The entries that follow include a run beginning at the line with "Suppose each contribution" and ending at the line with "Consider an open-source"; restate that run word for word and leave the rest out.

[Collected data]
=== Section Start ===
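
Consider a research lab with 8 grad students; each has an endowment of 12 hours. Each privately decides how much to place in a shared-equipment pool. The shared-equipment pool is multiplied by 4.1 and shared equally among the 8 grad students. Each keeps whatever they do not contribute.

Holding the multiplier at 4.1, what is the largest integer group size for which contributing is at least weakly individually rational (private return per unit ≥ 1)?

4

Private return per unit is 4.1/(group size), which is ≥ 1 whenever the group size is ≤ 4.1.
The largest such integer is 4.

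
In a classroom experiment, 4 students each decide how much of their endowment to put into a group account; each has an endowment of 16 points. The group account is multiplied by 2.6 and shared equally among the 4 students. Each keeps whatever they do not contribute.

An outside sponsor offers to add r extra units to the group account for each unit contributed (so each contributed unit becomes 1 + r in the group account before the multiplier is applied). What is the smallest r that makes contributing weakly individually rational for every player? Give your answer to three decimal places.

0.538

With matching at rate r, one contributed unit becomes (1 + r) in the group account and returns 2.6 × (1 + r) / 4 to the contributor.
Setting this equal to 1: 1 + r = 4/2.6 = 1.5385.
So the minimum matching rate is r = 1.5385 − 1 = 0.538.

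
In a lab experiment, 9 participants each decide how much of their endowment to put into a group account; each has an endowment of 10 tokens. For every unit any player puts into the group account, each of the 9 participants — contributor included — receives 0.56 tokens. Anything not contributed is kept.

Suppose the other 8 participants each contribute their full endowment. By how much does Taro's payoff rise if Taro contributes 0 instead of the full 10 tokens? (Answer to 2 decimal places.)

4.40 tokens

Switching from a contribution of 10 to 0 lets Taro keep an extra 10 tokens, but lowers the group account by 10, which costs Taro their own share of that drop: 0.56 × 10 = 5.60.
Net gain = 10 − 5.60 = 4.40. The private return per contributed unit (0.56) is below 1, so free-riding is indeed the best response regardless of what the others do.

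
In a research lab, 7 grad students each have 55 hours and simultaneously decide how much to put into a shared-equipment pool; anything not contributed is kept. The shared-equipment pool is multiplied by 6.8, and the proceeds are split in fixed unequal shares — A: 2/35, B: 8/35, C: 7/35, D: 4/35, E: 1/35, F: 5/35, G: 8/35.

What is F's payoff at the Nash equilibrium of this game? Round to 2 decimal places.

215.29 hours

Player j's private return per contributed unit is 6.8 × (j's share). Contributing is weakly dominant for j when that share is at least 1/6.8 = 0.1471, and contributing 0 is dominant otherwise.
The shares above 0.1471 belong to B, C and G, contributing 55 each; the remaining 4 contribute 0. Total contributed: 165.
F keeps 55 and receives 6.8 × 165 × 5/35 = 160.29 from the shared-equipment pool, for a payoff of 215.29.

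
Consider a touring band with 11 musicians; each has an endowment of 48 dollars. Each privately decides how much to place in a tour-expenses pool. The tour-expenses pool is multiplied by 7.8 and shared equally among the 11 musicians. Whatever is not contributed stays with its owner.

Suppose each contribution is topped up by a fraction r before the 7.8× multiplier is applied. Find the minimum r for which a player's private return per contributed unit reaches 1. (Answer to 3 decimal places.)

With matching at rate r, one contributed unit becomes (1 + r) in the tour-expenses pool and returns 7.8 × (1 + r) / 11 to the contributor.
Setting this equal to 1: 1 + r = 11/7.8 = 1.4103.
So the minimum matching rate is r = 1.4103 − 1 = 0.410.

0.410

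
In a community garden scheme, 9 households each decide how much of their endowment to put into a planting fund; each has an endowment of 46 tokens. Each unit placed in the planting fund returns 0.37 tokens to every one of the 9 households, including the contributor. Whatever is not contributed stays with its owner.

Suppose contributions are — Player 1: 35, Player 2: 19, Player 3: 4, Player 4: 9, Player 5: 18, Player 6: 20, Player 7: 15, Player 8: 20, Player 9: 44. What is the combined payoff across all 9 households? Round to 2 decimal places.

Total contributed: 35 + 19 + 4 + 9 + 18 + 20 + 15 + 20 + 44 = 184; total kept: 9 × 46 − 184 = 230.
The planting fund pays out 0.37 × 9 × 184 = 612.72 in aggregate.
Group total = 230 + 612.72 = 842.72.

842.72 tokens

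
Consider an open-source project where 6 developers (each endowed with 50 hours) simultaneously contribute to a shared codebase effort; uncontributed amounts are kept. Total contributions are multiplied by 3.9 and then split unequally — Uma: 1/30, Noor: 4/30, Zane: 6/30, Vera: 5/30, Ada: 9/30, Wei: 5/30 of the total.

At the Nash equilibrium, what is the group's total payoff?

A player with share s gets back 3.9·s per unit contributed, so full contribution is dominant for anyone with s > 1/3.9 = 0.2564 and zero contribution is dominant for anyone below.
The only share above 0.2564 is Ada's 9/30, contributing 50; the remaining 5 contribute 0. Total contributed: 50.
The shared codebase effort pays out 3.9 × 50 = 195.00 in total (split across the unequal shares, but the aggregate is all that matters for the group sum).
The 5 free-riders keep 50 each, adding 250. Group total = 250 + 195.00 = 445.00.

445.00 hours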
=== Section End ===
=== Section Start ===
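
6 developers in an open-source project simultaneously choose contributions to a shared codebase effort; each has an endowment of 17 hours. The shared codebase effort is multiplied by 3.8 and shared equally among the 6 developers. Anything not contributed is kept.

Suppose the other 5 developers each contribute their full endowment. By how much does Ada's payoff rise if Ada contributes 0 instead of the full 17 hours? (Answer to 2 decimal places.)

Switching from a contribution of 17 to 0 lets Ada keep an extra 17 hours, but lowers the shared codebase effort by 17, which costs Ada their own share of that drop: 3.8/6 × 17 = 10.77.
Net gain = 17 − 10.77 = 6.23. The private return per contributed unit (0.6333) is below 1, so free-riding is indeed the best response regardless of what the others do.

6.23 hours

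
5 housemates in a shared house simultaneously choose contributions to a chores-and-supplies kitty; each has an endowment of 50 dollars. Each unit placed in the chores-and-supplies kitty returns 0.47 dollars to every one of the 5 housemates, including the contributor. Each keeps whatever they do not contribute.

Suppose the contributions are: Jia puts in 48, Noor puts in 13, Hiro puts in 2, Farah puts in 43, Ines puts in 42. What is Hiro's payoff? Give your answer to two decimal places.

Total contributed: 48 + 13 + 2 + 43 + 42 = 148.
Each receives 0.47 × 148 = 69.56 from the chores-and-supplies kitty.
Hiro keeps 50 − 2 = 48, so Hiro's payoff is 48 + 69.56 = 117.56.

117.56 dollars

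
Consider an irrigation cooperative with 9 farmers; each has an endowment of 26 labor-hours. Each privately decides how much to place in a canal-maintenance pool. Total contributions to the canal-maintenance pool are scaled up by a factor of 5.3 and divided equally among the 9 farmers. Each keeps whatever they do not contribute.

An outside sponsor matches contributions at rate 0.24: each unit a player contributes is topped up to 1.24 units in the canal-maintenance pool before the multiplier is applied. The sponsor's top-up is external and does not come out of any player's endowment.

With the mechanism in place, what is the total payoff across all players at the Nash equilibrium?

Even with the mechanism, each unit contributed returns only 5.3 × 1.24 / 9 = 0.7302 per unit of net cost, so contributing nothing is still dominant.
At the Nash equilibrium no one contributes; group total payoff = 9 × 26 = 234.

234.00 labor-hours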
=== Section End ===
_EXERCISE RESULT_
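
Suppose each contribution is topped up by a fraction r before the 7.8× multiplier is applied. Find the minimum r for which a player's private return per contributed unit reaches 1. (Answer to 3 decimal places.)

With matching at rate r, one contributed unit becomes (1 + r) in the tour-expenses pool and returns 7.8 × (1 + r) / 11 to the contributor.
Setting this equal to 1: 1 + r = 11/7.8 = 1.4103.
So the minimum matching rate is r = 1.4103 − 1 = 0.410.

0.410

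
In a community garden scheme, 9 households each decide how much of their endowment to put into a planting fund; each has an endowment of 46 tokens. Each unit placed in the planting fund returns 0.37 tokens to every one of the 9 households, including the contributor. Whatever is not contributed stays with its owner.

Suppose contributions are — Player 1: 35, Player 2: 19, Player 3: 4, Player 4: 9, Player 5: 18, Player 6: 20, Player 7: 15, Player 8: 20, Player 9: 44. What is the combined payoff across all 9 households? Round to 2 decimal places.

Total contributed: 35 + 19 + 4 + 9 + 18 + 20 + 15 + 20 + 44 = 184; total kept: 9 × 46 − 184 = 230.
The planting fund pays out 0.37 × 9 × 184 = 612.72 in aggregate.
Group total = 230 + 612.72 = 842.72.

842.72 tokens

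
Consider an open-source project where 6 developers (each endowed with 50 hours) simultaneously contribute to a shared codebase effort; uncontributed amounts are kept. Total contributions are multiplied by 3.9 and then split unequally — Uma: 1/30, Noor: 4/30, Zane: 6/30, Vera: 5/30, Ada: 9/30, Wei: 5/30 of the total.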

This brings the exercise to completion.